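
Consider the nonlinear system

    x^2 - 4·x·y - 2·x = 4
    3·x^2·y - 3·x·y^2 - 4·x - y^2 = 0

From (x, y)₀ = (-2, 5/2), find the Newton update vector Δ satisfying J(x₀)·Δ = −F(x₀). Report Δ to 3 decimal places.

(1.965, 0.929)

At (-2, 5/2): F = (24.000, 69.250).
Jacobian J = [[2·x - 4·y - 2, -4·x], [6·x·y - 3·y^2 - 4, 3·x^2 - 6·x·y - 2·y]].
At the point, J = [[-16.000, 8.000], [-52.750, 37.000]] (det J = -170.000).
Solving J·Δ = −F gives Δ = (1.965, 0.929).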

...

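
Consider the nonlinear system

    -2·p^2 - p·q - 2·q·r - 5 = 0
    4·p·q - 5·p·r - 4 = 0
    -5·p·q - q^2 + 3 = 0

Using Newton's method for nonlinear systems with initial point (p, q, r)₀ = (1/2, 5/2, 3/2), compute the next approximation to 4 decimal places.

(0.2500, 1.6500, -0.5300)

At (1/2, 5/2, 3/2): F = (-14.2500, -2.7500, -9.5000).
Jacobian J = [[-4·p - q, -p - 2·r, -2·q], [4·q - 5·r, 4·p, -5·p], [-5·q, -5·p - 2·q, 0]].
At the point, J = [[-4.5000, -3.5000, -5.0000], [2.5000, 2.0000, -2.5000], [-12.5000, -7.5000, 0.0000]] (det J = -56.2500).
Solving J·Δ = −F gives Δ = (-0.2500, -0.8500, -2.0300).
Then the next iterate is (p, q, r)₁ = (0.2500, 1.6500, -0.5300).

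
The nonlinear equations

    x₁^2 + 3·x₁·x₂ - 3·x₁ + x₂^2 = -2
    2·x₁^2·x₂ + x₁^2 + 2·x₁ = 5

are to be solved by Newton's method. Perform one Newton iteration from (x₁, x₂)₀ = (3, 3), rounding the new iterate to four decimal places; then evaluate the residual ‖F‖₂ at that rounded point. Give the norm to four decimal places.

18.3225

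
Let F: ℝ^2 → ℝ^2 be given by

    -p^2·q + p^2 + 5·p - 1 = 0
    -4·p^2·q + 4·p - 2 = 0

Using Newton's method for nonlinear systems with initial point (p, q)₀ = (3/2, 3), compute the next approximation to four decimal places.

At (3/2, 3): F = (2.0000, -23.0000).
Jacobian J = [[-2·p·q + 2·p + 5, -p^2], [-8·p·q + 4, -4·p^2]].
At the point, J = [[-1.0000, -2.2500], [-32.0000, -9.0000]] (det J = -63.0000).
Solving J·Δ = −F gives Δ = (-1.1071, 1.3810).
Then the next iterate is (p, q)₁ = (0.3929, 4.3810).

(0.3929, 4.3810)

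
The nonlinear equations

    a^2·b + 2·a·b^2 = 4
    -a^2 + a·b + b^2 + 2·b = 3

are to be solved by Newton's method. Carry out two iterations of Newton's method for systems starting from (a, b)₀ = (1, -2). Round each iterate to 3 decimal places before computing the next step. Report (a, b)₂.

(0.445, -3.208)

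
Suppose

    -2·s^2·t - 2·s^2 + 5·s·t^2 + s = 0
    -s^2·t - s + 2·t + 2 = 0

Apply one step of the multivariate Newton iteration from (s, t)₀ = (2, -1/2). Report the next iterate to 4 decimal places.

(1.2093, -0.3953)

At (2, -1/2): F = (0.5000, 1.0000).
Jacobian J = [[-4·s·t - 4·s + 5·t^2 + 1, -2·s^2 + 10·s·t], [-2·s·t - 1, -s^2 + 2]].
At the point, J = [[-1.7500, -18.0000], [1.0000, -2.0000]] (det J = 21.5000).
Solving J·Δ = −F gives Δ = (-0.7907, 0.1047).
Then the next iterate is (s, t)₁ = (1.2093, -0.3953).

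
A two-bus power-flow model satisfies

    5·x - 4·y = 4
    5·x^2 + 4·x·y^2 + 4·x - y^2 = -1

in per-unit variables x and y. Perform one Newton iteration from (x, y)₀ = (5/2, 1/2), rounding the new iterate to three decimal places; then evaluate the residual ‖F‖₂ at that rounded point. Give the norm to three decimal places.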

> **REQUIRED ACTION**: Beginning with the line holding "-2·p^2 - p·q - 2·q·r - 5 = 0" and ending with the line holding "-p^2·q + p^2 + 5·p - 1 = 0", write out the stretch of material above exactly; add no further lines.

> **SOLUTION FOR THIS EXERCISE**:
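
    -2·p^2 - p·q - 2·q·r - 5 = 0
    4·p·q - 5·p·r - 4 = 0
    -5·p·q - q^2 + 3 = 0

Using Newton's method for nonlinear systems with initial point (p, q, r)₀ = (1/2, 5/2, 3/2), compute the next approximation to 4 decimal places.

(0.2500, 1.6500, -0.5300)

At (1/2, 5/2, 3/2): F = (-14.2500, -2.7500, -9.5000).
Jacobian J = [[-4·p - q, -p - 2·r, -2·q], [4·q - 5·r, 4·p, -5·p], [-5·q, -5·p - 2·q, 0]].
At the point, J = [[-4.5000, -3.5000, -5.0000], [2.5000, 2.0000, -2.5000], [-12.5000, -7.5000, 0.0000]] (det J = -56.2500).
Solving J·Δ = −F gives Δ = (-0.2500, -0.8500, -2.0300).
Then the next iterate is (p, q, r)₁ = (0.2500, 1.6500, -0.5300).

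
The nonlinear equations

    x₁^2 + 3·x₁·x₂ - 3·x₁ + x₂^2 = -2
    2·x₁^2·x₂ + x₁^2 + 2·x₁ = 5

are to be solved by Newton's method. Perform one Newton iteration from (x₁, x₂)₀ = (3, 3), rounding the new iterate to four decimal places; then evaluate the residual ‖F‖₂ at that rounded point. Give the norm to four decimal places.

18.3225

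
Let F: ℝ^2 → ℝ^2 be given by

    -p^2·q + p^2 + 5·p - 1 = 0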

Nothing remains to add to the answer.